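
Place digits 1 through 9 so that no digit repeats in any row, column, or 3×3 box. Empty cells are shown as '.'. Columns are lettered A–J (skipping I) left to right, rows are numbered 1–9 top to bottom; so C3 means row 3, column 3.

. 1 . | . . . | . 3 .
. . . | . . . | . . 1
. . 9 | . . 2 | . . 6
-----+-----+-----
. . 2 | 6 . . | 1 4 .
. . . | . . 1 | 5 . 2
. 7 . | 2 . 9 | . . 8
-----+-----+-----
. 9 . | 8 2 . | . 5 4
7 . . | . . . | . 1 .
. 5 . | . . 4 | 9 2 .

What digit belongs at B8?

H6 = 6 (sole candidate).
J8 = 3 (sole candidate).
J9 = 7 (sole candidate).
J4 = 9 (sole candidate).
H5 = 7 (sole candidate).
G6 = 3 (sole candidate).
G7 = 6 (sole candidate).
G8 = 8 (sole candidate).
J1 = 5 (sole candidate).
H3 = 8 (sole candidate).
H2 = 9 (sole candidate).
A5 = 9 (hidden single in row 5).
F7 = 7 (hidden single in row 7).
E4 = 7 (hidden single in row 4).
B8 = 2: in row 8, 2 can only go here (every other open cell in that row sees a 2).

2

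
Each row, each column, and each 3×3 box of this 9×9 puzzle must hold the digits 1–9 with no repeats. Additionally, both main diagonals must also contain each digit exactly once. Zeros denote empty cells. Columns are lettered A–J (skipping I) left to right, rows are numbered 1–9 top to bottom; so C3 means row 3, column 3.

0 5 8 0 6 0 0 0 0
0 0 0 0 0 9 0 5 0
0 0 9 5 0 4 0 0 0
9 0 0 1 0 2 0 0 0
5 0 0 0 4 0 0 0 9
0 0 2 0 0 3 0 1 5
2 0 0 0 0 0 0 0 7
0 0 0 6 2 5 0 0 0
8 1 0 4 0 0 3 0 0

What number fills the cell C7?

6

A1 = 7: row 1 has {5,6,8}; col 1 has {2,5,8,9}; box has {5,8,9}; main diagonal has {1,3,4,9} → only 7 remains.
F1 = 1: row 1 has {5,6,7,8}; col 6 has {2,3,4,5,9}; box has {4,5,6,9} → only 1 remains.
J1 = 3: row 1 has {1,5,6,7,8}; col 9 has {5,7,9}; box has {5}; anti-diagonal has {2,4,5,8} → only 3 remains.
C7 = 6: row 7 has {2,7}; col 3 has {2,8,9}; box has {1,2,8}; anti-diagonal has {2,3,4,5,8} → only 6 remains.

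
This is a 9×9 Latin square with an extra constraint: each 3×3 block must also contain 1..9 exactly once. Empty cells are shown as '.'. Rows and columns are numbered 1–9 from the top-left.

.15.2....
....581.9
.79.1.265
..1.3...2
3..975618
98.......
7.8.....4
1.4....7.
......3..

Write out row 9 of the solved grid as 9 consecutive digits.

296547381

row 5, column 3 = 2 (sole candidate).
row 8, column 9 = 6 (sole candidate).
row 9, column 3 = 6: row 9 has {3}; col 3 has {1,2,4,5,8,9}; box has {1,4,7,8} → only 6 remains.
row 9, column 9 = 1: row 9 has {3,6}; col 9 has {2,4,5,6,8,9}; box has {3,4,6,7} → only 1 remains.
row 2, column 3 = 3 (sole candidate).
row 2, column 8 = 4 (sole candidate).
row 5, column 2 = 4 (sole candidate).
row 6, column 3 = 7 (sole candidate).
row 6, column 9 = 3 (sole candidate).
row 1, column 9 = 7 (sole candidate).
row 6, column 8 = 5 (sole candidate).
row 1, column 7 = 8 (sole candidate).
row 1, column 8 = 3 (sole candidate).
row 4, column 8 = 9 (sole candidate).
row 6, column 7 = 4 (sole candidate).
row 7, column 8 = 2 (sole candidate).
row 9, column 8 = 8: row 9 has {1,3,6}; col 8 has {1,2,3,4,5,6,7,9}; box has {1,2,3,4,6,7} → only 8 remains.
row 4, column 7 = 7 (sole candidate).
row 6, column 5 = 6 (sole candidate).
row 7, column 5 = 9 (sole candidate).
row 7, column 7 = 5 (sole candidate).
row 8, column 5 = 8 (sole candidate).
row 8, column 7 = 9 (sole candidate).
row 9, column 5 = 4: row 9 has {1,3,6,8}; col 5 has {1,2,3,5,6,7,8,9}; box has {8,9} → only 4 remains.
row 4, column 6 = 4 (sole candidate).
row 7, column 2 = 3 (sole candidate).
row 3, column 6 = 3 (sole candidate).
row 4, column 4 = 8 (sole candidate).
row 8, column 6 = 2 (sole candidate).
row 9, column 6 = 7: row 9 has {1,3,4,6,8}; col 6 has {2,3,4,5,8}; box has {2,4,8,9} → only 7 remains.
row 3, column 4 = 4 (sole candidate).
row 6, column 6 = 1 (sole candidate).
row 7, column 6 = 6 (sole candidate).
row 8, column 2 = 5 (sole candidate).
row 8, column 4 = 3 (sole candidate).
row 9, column 1 = 2: row 9 has {1,3,4,6,7,8}; col 1 has {1,3,7,9}; box has {1,3,4,5,6,7,8} → only 2 remains.
row 9, column 2 = 9: row 9 has {1,2,3,4,6,7,8}; col 2 has {1,3,4,5,7,8}; box has {1,2,3,4,5,6,7,8} → only 9 remains.
row 9, column 4 = 5: row 9 has {1,2,3,4,6,7,8,9}; col 4 has {3,4,8,9}; box has {2,3,4,6,7,8,9} → only 5 remains.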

________________

Each record shown above must be reproduced exactly.

Solution to this problem:
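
Place digits 1 through 9 so that no digit repeats in any row, column, or 3×3 box. Empty cells are shown as '.'. Columns are lettered A–J (skipping I) left to right, rows are numbered 1–9 top to bottom; so C3 means row 3, column 3.

. 1 . | . . . | . 3 .
. . . | . . . | . . 1
. . 9 | . . 2 | . . 6
-----+-----+-----
. . 2 | 6 . . | 1 4 .
. . . | . . 1 | 5 . 2
. 7 . | 2 . 9 | . . 8
-----+-----+-----
. 9 . | 8 2 . | . 5 4
7 . . | . . . | . 1 .
. 5 . | . . 4 | 9 2 .

What digit belongs at B8?

H6 = 6 (sole candidate).
J8 = 3 (sole candidate).
J9 = 7 (sole candidate).
J4 = 9 (sole candidate).
H5 = 7 (sole candidate).
G6 = 3 (sole candidate).
G7 = 6 (sole candidate).
G8 = 8 (sole candidate).
J1 = 5 (sole candidate).
H3 = 8 (sole candidate).
H2 = 9 (sole candidate).
A5 = 9 (hidden single in row 5).
F7 = 7 (hidden single in row 7).
E4 = 7 (hidden single in row 4).
B8 = 2: in row 8, 2 can only go here (every other open cell in that row sees a 2).

2

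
Each row, each column, and each 3×3 box of this 9×9 puzzle must hold the digits 1–9 with no repeats. Additionally, both main diagonals must also contain each digit exactly once. Zeros denote empty cells. Columns are lettered A–J (skipping I) left to right, rows are numbered 1–9 top to bottom; so C3 means row 3, column 3.

0 5 8 0 6 0 0 0 0
0 0 0 0 0 9 0 5 0
0 0 9 5 0 4 0 0 0
9 0 0 1 0 2 0 0 0
5 0 0 0 4 0 0 0 9
0 0 2 0 0 3 0 1 5
2 0 0 0 0 0 0 0 7
0 0 0 6 2 5 0 0 0
8 1 0 4 0 0 3 0 0

What number fills the cell C7?

6

A1 = 7: row 1 has {5,6,8}; col 1 has {2,5,8,9}; box has {5,8,9}; main diagonal has {1,3,4,9} → only 7 remains.
F1 = 1: row 1 has {5,6,7,8}; col 6 has {2,3,4,5,9}; box has {4,5,6,9} → only 1 remains.
J1 = 3: row 1 has {1,5,6,7,8}; col 9 has {5,7,9}; box has {5}; anti-diagonal has {2,4,5,8} → only 3 remains.
C7 = 6: row 7 has {2,7}; col 3 has {2,8,9}; box has {1,2,8}; anti-diagonal has {2,3,4,5,8} → only 6 remains.

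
This is a 9×9 Latin square with an extra constraint: each 3×3 block must also contain 1..9 exactly once. Empty cells are shown as '.'. Rows and columns are numbered 1–9 from the top-left.

.15.2....
....581.9
.79.1.265
..1.3...2
3..975618
98.......
7.8.....4
1.4....7.
......3..

Write out row 9 of the solved grid as 9 consecutive digits.

296547381

row 5, column 3 = 2 (sole candidate).
row 8, column 9 = 6 (sole candidate).
row 9, column 3 = 6: row 9 has {3}; col 3 has {1,2,4,5,8,9}; box has {1,4,7,8} → only 6 remains.
row 9, column 9 = 1: row 9 has {3,6}; col 9 has {2,4,5,6,8,9}; box has {3,4,6,7} → only 1 remains.
row 2, column 3 = 3 (sole candidate).
row 2, column 8 = 4 (sole candidate).
row 5, column 2 = 4 (sole candidate).
row 6, column 3 = 7 (sole candidate).
row 6, column 9 = 3 (sole candidate).
row 1, column 9 = 7 (sole candidate).
row 6, column 8 = 5 (sole candidate).
row 1, column 7 = 8 (sole candidate).
row 1, column 8 = 3 (sole candidate).
row 4, column 8 = 9 (sole candidate).
row 6, column 7 = 4 (sole candidate).
row 7, column 8 = 2 (sole candidate).
row 9, column 8 = 8: row 9 has {1,3,6}; col 8 has {1,2,3,4,5,6,7,9}; box has {1,2,3,4,6,7} → only 8 remains.
row 4, column 7 = 7 (sole candidate).
row 6, column 5 = 6 (sole candidate).
row 7, column 5 = 9 (sole candidate).
row 7, column 7 = 5 (sole candidate).
row 8, column 5 = 8 (sole candidate).
row 8, column 7 = 9 (sole candidate).
row 9, column 5 = 4: row 9 has {1,3,6,8}; col 5 has {1,2,3,5,6,7,8,9}; box has {8,9} → only 4 remains.
row 4, column 6 = 4 (sole candidate).
row 7, column 2 = 3 (sole candidate).
row 3, column 6 = 3 (sole candidate).
row 4, column 4 = 8 (sole candidate).
row 8, column 6 = 2 (sole candidate).
row 9, column 6 = 7: row 9 has {1,3,4,6,8}; col 6 has {2,3,4,5,8}; box has {2,4,8,9} → only 7 remains.
row 3, column 4 = 4 (sole candidate).
row 6, column 6 = 1 (sole candidate).
row 7, column 6 = 6 (sole candidate).
row 8, column 2 = 5 (sole candidate).
row 8, column 4 = 3 (sole candidate).
row 9, column 1 = 2: row 9 has {1,3,4,6,7,8}; col 1 has {1,3,7,9}; box has {1,3,4,5,6,7,8} → only 2 remains.
row 9, column 2 = 9: row 9 has {1,2,3,4,6,7,8}; col 2 has {1,3,4,5,7,8}; box has {1,2,3,4,5,6,7,8} → only 9 remains.
row 9, column 4 = 5: row 9 has {1,2,3,4,6,7,8,9}; col 4 has {3,4,8,9}; box has {2,3,4,6,7,8,9} → only 5 remains.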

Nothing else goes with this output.